• **DIRECTIONS**: Establish how many lines in the material include the string "formula" and report it as a lone number.
# # # #
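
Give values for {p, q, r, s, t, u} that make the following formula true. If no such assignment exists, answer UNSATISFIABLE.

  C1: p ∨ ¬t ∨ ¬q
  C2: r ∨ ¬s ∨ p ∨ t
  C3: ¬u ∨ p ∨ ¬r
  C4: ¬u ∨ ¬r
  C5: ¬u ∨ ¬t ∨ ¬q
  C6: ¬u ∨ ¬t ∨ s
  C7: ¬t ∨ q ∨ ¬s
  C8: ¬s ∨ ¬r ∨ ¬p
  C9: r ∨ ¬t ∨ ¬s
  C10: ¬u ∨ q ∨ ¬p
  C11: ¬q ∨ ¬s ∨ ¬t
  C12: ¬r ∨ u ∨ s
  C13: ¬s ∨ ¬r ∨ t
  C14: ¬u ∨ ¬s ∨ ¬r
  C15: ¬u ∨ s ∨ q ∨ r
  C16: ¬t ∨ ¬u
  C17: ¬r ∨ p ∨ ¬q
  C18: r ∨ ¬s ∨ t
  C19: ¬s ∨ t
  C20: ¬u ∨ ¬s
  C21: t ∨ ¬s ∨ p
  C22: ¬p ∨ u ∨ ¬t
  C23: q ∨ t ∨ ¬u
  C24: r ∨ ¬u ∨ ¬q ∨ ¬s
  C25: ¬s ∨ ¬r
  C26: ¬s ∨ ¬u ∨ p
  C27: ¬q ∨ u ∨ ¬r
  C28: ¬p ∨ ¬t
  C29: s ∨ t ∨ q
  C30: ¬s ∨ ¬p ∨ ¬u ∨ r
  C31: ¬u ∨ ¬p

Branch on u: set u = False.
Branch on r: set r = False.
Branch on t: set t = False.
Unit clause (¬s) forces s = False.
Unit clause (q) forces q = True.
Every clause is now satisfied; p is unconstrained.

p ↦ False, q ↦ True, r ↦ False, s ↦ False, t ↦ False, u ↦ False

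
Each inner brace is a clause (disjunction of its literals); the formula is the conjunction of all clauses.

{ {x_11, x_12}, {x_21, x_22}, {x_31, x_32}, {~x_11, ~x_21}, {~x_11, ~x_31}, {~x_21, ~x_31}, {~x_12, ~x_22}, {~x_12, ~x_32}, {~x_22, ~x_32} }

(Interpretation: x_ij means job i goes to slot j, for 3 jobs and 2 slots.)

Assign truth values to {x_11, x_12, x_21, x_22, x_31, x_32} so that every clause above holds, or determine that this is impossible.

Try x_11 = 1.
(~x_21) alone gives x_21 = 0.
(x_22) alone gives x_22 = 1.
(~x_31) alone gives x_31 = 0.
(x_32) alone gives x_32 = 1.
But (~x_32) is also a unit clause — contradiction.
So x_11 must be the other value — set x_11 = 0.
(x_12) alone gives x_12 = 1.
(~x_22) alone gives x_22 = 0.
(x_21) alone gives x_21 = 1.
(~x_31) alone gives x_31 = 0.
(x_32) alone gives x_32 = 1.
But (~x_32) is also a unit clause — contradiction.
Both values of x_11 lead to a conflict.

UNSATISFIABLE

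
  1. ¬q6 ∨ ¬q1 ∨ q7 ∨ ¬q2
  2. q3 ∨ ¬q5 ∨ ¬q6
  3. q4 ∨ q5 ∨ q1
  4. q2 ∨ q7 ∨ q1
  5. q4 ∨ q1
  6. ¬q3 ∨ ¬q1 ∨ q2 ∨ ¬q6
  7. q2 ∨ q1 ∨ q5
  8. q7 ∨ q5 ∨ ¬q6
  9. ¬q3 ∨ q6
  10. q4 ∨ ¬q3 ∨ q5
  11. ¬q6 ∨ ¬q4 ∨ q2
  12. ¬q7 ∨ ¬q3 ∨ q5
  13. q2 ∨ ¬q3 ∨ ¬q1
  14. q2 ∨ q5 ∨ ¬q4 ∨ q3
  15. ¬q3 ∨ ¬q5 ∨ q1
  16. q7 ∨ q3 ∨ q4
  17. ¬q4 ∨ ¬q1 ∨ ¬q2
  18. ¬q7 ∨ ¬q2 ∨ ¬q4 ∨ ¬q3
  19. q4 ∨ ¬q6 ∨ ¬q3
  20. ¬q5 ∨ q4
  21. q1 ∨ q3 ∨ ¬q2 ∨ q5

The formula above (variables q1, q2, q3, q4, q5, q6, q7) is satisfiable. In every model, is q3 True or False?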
# # # #
• **ANSWER SPACE**: 3